### What is expected
Look through the material below and copy every line containing the word "photoreaction".

□ □ □

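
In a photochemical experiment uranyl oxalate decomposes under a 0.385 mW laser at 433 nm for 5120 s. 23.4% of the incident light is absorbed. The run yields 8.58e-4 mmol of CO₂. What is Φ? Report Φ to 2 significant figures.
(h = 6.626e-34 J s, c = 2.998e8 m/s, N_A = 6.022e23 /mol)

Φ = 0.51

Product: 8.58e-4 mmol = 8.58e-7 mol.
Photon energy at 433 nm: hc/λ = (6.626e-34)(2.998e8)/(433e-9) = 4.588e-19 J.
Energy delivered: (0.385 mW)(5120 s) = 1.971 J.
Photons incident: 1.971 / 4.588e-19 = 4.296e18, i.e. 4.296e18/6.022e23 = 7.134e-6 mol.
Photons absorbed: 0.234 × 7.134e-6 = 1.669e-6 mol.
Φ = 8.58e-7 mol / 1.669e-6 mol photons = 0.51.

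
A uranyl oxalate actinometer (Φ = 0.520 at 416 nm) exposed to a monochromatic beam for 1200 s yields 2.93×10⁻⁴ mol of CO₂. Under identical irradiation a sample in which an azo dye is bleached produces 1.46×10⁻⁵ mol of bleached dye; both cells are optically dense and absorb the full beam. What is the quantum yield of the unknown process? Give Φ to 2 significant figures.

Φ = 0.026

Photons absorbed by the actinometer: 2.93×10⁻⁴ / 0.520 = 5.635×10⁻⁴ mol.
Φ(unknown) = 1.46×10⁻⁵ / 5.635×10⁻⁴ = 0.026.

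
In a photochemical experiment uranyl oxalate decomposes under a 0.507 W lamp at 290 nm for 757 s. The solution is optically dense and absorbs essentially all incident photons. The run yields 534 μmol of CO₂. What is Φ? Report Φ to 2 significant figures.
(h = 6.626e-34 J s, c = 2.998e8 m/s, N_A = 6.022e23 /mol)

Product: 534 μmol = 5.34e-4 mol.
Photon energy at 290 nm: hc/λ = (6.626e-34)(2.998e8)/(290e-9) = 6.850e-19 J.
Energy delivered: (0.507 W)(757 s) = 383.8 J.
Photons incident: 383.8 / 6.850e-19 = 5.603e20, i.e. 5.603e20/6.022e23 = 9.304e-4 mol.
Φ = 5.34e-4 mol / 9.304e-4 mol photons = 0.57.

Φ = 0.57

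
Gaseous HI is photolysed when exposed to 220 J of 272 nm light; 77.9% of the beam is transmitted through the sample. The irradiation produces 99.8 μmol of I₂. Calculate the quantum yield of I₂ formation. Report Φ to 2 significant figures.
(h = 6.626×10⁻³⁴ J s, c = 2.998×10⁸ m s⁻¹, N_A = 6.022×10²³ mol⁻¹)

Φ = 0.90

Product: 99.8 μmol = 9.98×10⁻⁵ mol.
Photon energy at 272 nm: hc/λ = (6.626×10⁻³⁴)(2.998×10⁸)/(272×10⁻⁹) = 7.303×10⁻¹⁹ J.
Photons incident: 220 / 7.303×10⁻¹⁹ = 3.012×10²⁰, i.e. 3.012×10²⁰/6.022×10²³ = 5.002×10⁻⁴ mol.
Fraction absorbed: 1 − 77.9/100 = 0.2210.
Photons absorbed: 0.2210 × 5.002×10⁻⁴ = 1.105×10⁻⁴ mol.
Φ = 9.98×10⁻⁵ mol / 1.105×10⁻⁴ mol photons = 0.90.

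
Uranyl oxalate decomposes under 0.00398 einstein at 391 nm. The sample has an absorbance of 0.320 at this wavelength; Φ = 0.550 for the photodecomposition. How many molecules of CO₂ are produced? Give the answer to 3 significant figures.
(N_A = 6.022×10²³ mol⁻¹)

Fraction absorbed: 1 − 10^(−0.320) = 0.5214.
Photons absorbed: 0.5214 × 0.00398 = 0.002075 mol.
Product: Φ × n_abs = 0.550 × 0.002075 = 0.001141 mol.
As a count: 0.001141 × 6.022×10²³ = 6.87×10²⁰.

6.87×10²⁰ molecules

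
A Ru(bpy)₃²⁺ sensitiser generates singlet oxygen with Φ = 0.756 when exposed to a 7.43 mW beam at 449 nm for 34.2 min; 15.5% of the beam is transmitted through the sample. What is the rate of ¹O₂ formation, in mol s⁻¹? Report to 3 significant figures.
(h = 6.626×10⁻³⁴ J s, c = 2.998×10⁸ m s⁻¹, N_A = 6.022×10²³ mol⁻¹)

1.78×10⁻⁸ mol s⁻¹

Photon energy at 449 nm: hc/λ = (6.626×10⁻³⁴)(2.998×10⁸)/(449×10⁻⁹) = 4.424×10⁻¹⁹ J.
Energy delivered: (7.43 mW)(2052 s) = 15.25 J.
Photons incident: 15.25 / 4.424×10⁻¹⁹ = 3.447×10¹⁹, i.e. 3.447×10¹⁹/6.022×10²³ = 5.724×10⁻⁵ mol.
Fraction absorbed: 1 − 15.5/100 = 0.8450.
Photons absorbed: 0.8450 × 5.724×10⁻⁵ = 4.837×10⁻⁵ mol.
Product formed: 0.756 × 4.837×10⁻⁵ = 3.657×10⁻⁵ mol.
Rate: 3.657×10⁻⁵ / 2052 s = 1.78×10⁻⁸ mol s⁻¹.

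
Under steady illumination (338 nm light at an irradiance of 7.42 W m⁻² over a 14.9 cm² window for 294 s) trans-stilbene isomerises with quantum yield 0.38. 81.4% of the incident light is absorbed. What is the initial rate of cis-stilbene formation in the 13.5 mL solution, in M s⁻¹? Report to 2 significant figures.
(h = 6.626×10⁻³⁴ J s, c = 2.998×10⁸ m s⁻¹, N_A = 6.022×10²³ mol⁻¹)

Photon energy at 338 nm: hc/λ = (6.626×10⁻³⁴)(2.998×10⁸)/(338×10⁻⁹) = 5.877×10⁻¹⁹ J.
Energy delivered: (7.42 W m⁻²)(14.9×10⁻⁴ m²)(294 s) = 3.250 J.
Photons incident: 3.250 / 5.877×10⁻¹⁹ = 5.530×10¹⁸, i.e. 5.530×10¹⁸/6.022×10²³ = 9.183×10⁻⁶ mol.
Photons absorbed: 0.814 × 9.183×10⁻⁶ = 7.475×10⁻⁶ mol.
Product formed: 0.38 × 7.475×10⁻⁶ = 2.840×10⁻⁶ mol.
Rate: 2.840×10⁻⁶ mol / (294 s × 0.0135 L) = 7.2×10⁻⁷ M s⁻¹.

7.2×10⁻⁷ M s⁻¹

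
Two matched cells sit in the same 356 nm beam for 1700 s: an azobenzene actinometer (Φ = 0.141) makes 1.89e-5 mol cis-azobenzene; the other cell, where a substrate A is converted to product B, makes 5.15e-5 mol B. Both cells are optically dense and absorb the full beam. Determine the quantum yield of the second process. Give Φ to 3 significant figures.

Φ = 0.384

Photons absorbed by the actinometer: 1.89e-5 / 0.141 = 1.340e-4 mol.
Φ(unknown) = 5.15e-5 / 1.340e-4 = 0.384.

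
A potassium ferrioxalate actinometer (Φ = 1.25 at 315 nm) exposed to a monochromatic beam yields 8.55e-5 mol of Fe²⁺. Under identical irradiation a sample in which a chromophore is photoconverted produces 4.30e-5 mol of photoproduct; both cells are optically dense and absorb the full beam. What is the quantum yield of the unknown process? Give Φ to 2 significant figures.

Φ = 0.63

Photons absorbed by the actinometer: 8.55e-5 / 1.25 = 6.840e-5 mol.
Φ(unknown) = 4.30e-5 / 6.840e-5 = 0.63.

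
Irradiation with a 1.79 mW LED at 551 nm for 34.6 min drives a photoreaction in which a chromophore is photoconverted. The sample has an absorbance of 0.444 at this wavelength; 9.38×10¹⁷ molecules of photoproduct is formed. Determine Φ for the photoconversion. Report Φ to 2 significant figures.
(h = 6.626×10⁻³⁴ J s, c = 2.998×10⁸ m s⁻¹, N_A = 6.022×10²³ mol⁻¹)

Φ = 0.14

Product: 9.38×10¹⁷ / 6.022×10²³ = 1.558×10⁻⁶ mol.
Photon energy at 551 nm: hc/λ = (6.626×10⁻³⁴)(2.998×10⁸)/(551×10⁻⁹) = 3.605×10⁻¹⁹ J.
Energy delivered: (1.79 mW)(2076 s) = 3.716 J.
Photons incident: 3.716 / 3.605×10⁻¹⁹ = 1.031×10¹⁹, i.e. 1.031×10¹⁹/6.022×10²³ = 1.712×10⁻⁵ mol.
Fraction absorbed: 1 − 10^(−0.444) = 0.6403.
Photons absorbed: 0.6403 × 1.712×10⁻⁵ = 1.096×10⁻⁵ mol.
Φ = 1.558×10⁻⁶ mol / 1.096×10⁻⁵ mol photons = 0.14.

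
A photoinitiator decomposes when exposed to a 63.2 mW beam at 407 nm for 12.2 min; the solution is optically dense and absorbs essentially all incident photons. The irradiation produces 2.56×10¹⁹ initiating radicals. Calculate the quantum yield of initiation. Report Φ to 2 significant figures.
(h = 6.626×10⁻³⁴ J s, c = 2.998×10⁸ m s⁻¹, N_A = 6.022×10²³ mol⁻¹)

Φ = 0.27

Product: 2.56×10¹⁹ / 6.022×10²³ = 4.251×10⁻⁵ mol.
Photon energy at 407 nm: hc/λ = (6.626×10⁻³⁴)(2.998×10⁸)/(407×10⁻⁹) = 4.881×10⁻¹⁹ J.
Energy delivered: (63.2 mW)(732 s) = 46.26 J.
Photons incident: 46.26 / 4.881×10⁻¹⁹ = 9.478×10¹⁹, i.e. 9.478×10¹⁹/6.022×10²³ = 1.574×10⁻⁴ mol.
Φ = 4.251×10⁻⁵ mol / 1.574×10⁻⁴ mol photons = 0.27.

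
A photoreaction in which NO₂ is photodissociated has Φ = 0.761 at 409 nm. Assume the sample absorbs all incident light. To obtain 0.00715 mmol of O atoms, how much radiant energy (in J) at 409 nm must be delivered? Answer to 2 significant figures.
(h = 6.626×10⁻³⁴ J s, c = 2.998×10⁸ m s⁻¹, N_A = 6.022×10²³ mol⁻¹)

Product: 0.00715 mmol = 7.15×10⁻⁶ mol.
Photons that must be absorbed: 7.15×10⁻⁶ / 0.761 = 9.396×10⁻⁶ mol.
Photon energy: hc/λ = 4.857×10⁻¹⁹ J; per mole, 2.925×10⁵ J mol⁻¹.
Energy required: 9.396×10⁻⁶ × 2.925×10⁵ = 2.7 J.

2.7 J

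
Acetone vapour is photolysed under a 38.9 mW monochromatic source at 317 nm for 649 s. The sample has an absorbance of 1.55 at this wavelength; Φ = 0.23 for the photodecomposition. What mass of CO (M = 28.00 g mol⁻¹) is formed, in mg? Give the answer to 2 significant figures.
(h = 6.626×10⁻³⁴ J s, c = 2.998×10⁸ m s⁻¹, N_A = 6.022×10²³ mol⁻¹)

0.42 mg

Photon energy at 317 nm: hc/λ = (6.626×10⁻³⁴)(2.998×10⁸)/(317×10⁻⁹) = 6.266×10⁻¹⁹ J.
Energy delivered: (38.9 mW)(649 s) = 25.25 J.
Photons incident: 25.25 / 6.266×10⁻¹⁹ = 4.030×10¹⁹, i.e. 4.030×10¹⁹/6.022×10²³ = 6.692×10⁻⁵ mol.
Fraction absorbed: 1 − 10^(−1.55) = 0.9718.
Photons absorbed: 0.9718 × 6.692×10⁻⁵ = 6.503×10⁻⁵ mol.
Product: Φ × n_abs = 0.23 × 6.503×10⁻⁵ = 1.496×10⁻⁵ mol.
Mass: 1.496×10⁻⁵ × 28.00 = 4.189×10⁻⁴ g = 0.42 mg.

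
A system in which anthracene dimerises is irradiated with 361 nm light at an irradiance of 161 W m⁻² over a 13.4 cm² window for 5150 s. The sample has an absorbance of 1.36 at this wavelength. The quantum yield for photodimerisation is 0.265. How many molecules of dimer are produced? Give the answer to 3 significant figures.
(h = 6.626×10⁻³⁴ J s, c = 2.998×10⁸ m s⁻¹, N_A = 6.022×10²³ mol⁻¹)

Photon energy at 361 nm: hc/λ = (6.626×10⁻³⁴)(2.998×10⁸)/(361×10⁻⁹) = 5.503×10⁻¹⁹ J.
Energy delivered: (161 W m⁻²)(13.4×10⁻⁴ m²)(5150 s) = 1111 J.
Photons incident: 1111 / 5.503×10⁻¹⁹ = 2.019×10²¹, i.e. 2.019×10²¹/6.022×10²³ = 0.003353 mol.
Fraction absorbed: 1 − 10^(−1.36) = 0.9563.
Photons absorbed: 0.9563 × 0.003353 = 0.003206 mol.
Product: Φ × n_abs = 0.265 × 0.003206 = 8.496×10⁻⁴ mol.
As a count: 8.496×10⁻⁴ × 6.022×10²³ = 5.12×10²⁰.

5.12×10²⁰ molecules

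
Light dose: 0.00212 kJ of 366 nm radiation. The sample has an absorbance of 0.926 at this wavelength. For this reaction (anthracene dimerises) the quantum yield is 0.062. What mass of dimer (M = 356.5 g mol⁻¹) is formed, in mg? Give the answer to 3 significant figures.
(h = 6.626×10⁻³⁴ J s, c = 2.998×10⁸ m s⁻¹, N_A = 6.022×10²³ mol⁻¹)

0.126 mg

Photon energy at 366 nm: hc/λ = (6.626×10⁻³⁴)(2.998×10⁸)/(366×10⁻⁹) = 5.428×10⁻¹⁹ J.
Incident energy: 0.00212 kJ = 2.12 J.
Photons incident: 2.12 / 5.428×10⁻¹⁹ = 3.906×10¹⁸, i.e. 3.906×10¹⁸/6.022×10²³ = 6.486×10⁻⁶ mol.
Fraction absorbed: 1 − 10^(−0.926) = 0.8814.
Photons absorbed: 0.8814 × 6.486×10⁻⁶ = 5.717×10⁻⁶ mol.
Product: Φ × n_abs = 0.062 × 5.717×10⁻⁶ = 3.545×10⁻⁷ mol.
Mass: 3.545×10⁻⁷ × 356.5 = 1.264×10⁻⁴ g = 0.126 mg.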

□ □ □

### Worked solution
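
Irradiation with a 1.79 mW LED at 551 nm for 34.6 min drives a photoreaction in which a chromophore is photoconverted. The sample has an absorbance of 0.444 at this wavelength; 9.38×10¹⁷ molecules of photoproduct is formed. Determine Φ for the photoconversion. Report Φ to 2 significant figures.
A photoreaction in which NO₂ is photodissociated has Φ = 0.761 at 409 nm. Assume the sample absorbs all incident light. To obtain 0.00715 mmol of O atoms, how much radiant energy (in J) at 409 nm must be delivered? Answer to 2 significant figures.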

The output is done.